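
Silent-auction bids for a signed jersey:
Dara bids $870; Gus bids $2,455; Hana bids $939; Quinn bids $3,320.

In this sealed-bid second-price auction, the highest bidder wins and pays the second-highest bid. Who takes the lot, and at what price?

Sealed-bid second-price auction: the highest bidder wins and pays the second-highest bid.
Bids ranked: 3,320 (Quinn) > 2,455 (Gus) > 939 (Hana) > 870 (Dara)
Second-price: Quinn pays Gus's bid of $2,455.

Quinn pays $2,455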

Task to carry out: Reproduce the lines from the one with "Dara bids $870;" to the end of the data exactly, leaving out every earlier line.

Answer:
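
Dara bids $870; Gus bids $2,455; Hana bids $939; Quinn bids $3,320.

In this sealed-bid second-price auction, the highest bidder wins and pays the second-highest bid. Who takes the lot, and at what price?

Sealed-bid second-price auction: the highest bidder wins and pays the second-highest bid.
Bids ranked: 3,320 (Quinn) > 2,455 (Gus) > 939 (Hana) > 870 (Dara)
Second-price: Quinn pays Gus's bid of $2,455.

Quinn pays $2,455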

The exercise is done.